* **What the exercise asks**
Using "merge" as the search string, find the matching lines below and copy them.

Collected data:
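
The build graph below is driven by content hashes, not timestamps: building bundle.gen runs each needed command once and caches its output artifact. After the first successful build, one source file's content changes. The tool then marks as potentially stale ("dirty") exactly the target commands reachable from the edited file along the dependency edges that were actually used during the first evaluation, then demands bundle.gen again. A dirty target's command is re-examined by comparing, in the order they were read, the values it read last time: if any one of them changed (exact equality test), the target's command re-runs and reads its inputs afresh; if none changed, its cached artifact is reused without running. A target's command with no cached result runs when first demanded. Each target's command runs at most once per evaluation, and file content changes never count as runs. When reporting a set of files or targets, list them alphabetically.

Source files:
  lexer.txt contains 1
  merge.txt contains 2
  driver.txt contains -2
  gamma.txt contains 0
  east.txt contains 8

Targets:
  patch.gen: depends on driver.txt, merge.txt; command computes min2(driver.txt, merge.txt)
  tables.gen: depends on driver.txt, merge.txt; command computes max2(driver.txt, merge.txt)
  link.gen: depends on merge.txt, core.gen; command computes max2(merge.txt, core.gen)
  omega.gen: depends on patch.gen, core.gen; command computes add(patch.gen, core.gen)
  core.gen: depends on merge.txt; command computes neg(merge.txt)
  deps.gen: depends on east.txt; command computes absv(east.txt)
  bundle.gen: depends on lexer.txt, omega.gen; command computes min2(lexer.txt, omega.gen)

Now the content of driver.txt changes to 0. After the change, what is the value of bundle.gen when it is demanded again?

bundle.gen now evaluates to -2.

Initial pass — values computed on the first demand:
  core.gen = neg(2) = -2
  patch.gen = min2(-2, 2) = -2
  omega.gen = add(-2, -2) = -4
  bundle.gen = min2(1, -4) = -4

Second demand — change propagation:
  patch.gen: re-runs because driver.txt -2->0; new result 0.
  omega.gen: re-runs because patch.gen -2->0; new result -2.
  bundle.gen: re-runs because omega.gen -4->-2; new result -2.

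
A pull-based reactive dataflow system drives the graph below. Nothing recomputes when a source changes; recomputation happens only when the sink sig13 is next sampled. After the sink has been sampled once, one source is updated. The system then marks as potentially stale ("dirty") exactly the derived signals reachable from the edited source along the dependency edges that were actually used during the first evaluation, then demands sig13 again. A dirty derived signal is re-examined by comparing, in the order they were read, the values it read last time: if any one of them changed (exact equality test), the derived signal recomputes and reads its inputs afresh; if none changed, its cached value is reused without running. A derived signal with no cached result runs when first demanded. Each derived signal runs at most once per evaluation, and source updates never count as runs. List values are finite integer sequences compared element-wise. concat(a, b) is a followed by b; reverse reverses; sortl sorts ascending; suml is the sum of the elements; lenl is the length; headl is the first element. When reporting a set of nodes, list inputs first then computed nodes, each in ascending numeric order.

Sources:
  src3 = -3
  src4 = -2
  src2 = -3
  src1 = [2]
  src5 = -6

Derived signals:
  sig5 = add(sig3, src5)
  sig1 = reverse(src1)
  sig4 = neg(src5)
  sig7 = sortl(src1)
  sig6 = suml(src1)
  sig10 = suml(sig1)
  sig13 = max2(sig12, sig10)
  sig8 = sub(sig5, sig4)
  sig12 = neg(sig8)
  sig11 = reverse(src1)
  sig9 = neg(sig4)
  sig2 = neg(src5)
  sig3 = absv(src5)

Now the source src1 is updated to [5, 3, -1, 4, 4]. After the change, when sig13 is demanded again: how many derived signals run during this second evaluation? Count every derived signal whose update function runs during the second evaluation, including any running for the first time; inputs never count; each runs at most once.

Derived signals that run: sig1, sig10, sig13 — 3 in total.

First evaluation (everything demanded from the output):
  sig1 = reverse([2]) = [2]
  sig3 = absv(-6) = 6
  sig4 = neg(-6) = 6
  sig5 = add(6, -6) = 0
  sig8 = sub(0, 6) = -6
  sig10 = suml([2]) = 2
  sig12 = neg(-6) = 6
  sig13 = max2(6, 2) = 6

Propagation after the edit:
  sig1: runs — src1 [2]->[5, 3, -1, 4, 4]; result [4, 4, -1, 3, 5].
  sig10: runs — sig1 [2]->[4, 4, -1, 3, 5]; result 15.
  sig13: runs — sig10 2->15; result 15.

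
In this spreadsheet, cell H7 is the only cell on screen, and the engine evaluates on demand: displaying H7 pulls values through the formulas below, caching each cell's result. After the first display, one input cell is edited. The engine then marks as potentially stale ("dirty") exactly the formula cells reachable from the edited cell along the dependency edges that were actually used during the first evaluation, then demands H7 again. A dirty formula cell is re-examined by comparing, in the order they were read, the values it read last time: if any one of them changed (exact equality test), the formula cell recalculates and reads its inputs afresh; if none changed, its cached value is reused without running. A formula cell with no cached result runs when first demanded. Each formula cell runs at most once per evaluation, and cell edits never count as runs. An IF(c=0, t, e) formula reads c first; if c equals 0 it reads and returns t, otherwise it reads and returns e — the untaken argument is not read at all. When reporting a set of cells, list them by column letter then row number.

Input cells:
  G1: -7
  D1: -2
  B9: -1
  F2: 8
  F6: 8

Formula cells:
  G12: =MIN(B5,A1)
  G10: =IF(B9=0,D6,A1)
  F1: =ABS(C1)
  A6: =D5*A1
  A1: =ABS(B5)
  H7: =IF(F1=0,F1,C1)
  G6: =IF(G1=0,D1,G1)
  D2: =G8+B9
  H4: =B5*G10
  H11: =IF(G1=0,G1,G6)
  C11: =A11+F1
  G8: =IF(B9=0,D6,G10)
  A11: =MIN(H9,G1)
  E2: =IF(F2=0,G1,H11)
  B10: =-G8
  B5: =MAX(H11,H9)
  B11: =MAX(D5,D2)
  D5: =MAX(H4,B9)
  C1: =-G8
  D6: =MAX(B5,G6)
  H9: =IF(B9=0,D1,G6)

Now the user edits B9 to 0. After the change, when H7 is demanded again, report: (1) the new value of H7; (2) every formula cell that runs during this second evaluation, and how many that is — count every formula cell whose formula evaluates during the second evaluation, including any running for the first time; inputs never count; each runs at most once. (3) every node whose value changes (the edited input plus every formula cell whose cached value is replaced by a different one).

Initial pass — values computed on the first demand:
  G6 = IF(G1=0: G1=-7 -> else branch G1) = -7
  H9 = IF(B9=0: B9=-1 -> else branch G6) = -7
  H11 = IF(G1=0: G1=-7 -> else branch G6) = -7
  B5 = MAX(-7, -7) = -7
  A1 = ABS(-7) = 7
  G10 = IF(B9=0: B9=-1 -> else branch A1) = 7
  G8 = IF(B9=0: B9=-1 -> else branch G10) = 7
  C1 = -(7) = -7
  F1 = ABS(-7) = 7
  H7 = IF(F1=0: F1=7 -> else branch C1) = -7

Second demand — change propagation:
  H9: re-runs because B9 -1->0; new result -2.
  B5: re-runs because H9 -7->-2; new result -2.
  A1: dirty yet unreached — the second evaluation never asks for it.
  D6: newly demanded (no cache) — executes and yields -2.
  G10: dirty yet unreached — the second evaluation never asks for it.
  G8: re-runs because B9 -1->0; new result -2.
  C1: re-runs because G8 7->-2; new result 2.
  F1: re-runs because C1 -7->2; new result 2.
  H7: re-runs because F1 7->2; C1 -7->2; new result 2.

The important point: the flipped condition redirects demand; A1, G10 are left stale, never re-checked.

H7 now evaluates to 2.
Run set: B5, C1, D6, F1, G8, H7, H9 (7 run).
Changed values: B5, B9, C1, F1, G8, H7, H9.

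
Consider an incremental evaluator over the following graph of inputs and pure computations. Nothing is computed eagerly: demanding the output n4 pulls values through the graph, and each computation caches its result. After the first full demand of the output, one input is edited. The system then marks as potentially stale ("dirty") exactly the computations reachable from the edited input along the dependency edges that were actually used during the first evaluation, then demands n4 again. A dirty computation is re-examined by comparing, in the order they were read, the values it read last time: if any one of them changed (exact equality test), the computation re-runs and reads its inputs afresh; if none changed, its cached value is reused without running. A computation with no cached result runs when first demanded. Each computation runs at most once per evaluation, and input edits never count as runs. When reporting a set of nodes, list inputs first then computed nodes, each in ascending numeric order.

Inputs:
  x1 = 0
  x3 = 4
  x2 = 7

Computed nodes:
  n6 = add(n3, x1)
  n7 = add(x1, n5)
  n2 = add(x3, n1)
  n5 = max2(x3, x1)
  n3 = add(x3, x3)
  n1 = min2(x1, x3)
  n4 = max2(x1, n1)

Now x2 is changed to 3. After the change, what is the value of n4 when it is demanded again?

Initial pass — values computed on the first demand:
  n1 = min2(0, 4) = 0
  n4 = max2(0, 0) = 0

Second demand — change propagation:
  no demanded computation ever read x2, so the edit dirties nothing and nothing runs.

The important point: nothing the output needs ever reads x2, so the edit is invisible to it.

n4 now evaluates to 0.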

* **Task solution**
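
  merge.txt contains 2
  patch.gen: depends on driver.txt, merge.txt; command computes min2(driver.txt, merge.txt)
  tables.gen: depends on driver.txt, merge.txt; command computes max2(driver.txt, merge.txt)
  link.gen: depends on merge.txt, core.gen; command computes max2(merge.txt, core.gen)
  core.gen: depends on merge.txt; command computes neg(merge.txt)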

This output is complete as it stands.